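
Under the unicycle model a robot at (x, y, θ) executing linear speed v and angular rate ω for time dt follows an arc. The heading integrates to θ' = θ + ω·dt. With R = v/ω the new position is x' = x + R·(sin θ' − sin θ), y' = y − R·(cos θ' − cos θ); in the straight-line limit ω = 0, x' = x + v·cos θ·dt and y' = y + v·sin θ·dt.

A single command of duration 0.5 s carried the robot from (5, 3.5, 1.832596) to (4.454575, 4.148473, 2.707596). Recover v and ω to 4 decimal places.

Δθ = 2.707596 − 1.832596 = 0.875000
ω = Δθ/dt = 0.875000/0.5 = 1.7500
R = −Δy/(cos θ' − cos θ) = 1.0000
v = R·ω = 1.0000·1.7500 = 1.7500

v = 1.7500, ω = 1.7500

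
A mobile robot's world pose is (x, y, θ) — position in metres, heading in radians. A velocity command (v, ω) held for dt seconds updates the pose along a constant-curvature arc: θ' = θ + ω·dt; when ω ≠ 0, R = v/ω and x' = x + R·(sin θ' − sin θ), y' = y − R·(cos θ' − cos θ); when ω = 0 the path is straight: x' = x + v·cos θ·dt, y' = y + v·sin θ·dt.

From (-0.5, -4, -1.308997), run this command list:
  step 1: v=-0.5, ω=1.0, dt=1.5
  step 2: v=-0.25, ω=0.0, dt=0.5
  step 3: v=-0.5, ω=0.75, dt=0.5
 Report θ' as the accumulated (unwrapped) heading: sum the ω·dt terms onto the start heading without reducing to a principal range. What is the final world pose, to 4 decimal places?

step 1: θ'=0.1910 (R=-0.5000) → pose (-1.0779, -3.6385, 0.1910)
step 2: θ'=0.1910 (straight) → pose (-1.2006, -3.6622, 0.1910)
step 3: θ'=0.5660 (R=-0.6667) → pose (-1.4316, -3.7541, 0.5660)

(-1.4316, -3.7541, 0.5660)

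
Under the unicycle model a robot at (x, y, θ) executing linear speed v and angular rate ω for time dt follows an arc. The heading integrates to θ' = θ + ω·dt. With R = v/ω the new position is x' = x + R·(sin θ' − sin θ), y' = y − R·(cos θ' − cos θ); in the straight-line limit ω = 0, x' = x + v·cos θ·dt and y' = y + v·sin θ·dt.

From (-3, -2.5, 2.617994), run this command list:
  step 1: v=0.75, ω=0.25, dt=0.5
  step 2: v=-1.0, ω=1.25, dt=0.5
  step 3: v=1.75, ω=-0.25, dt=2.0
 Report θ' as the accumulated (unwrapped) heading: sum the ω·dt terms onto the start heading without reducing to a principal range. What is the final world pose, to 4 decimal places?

step 1: θ'=2.7430 (R=3.0000) → pose (-3.3356, -2.3333, 2.7430)
step 2: θ'=3.3680 (R=-0.8000) → pose (-2.8455, -2.3756, 3.3680)
step 3: θ'=2.8680 (R=-7.0000) → pose (-6.3082, -2.2938, 2.8680)

(-6.3082, -2.2938, 2.8680)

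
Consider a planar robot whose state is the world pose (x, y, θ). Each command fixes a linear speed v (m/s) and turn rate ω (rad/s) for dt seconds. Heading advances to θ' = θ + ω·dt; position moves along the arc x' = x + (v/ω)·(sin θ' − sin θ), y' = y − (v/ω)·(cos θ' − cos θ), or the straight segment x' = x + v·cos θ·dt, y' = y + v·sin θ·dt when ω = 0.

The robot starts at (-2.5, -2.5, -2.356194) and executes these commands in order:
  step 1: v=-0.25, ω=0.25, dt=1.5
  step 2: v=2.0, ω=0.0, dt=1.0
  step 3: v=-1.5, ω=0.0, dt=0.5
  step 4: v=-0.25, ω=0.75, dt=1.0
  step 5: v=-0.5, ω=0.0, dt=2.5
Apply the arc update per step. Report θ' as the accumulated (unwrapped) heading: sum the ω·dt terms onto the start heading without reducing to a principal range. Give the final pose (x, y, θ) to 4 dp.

(-3.1966, -1.9154, -1.2312)

step 1: θ'=-1.9812 (R=-1.0000) → pose (-2.2901, -2.1919, -1.9812)
step 2: θ'=-1.9812 (straight) → pose (-3.0881, -4.0258, -1.9812)
step 3: θ'=-1.9812 (straight) → pose (-2.7889, -3.3381, -1.9812)
step 4: θ'=-1.2312 (R=-0.3333) → pose (-2.7802, -3.0940, -1.2312)
step 5: θ'=-1.2312 (straight) → pose (-3.1966, -1.9154, -1.2312)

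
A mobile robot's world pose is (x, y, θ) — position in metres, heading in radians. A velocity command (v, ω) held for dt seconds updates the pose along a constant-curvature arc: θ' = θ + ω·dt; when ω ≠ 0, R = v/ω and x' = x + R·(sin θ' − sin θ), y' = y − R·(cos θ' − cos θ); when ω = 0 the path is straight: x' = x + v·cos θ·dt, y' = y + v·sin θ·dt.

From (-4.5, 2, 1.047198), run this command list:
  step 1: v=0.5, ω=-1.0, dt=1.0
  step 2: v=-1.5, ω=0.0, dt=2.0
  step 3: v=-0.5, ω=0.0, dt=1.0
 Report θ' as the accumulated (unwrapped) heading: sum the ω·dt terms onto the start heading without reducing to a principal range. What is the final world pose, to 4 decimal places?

step 1: θ'=0.0472 (R=-0.5000) → pose (-4.0906, 2.2494, 0.0472)
step 2: θ'=0.0472 (straight) → pose (-7.0872, 2.1079, 0.0472)
step 3: θ'=0.0472 (straight) → pose (-7.5867, 2.0843, 0.0472)

(-7.5867, 2.0843, 0.0472)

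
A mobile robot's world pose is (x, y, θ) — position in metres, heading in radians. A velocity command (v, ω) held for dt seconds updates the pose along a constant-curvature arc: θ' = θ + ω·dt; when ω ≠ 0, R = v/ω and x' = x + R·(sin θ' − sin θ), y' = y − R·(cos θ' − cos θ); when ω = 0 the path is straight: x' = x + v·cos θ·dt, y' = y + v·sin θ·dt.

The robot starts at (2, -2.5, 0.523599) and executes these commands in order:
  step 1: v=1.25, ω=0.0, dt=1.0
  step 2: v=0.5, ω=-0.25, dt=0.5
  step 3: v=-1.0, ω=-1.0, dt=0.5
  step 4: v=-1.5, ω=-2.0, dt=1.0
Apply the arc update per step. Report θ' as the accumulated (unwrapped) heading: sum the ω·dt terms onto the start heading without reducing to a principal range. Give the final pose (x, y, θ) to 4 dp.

(2.2460, -0.7114, -2.1014)

step 1: θ'=0.5236 (straight) → pose (3.0825, -1.8750, 0.5236)
step 2: θ'=0.3986 (R=-2.0000) → pose (3.3063, -1.7638, 0.3986)
step 3: θ'=-0.1014 (R=1.0000) → pose (2.8169, -1.8371, -0.1014)
step 4: θ'=-2.1014 (R=0.7500) → pose (2.2460, -0.7114, -2.1014)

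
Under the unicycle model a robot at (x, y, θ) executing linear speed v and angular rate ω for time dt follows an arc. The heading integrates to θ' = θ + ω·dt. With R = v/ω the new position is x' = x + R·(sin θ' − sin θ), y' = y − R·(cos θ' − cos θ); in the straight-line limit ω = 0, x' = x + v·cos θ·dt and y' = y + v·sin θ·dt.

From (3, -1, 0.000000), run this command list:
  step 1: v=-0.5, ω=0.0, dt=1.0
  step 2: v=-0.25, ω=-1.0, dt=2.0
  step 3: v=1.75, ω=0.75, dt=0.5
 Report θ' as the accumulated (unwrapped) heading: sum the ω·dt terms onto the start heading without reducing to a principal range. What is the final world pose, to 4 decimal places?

step 1: θ'=0.0000 (straight) → pose (2.5000, -1.0000, 0.0000)
step 2: θ'=-2.0000 (R=0.2500) → pose (2.2727, -0.6460, -2.0000)
step 3: θ'=-1.6250 (R=2.3333) → pose (2.0645, -1.4906, -1.6250)

(2.0645, -1.4906, -1.6250)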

- [What to do] Give again, word for word, every line of the listing above from the one with "The robot starts at (2, -2.5, 0.523599)" to the one with "step 4: v=-1.5, ω=-2.0, dt=1.0", both inclusive, and nothing beyond them.

- [Answer area]
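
The robot starts at (2, -2.5, 0.523599) and executes these commands in order:
  step 1: v=1.25, ω=0.0, dt=1.0
  step 2: v=0.5, ω=-0.25, dt=0.5
  step 3: v=-1.0, ω=-1.0, dt=0.5
  step 4: v=-1.5, ω=-2.0, dt=1.0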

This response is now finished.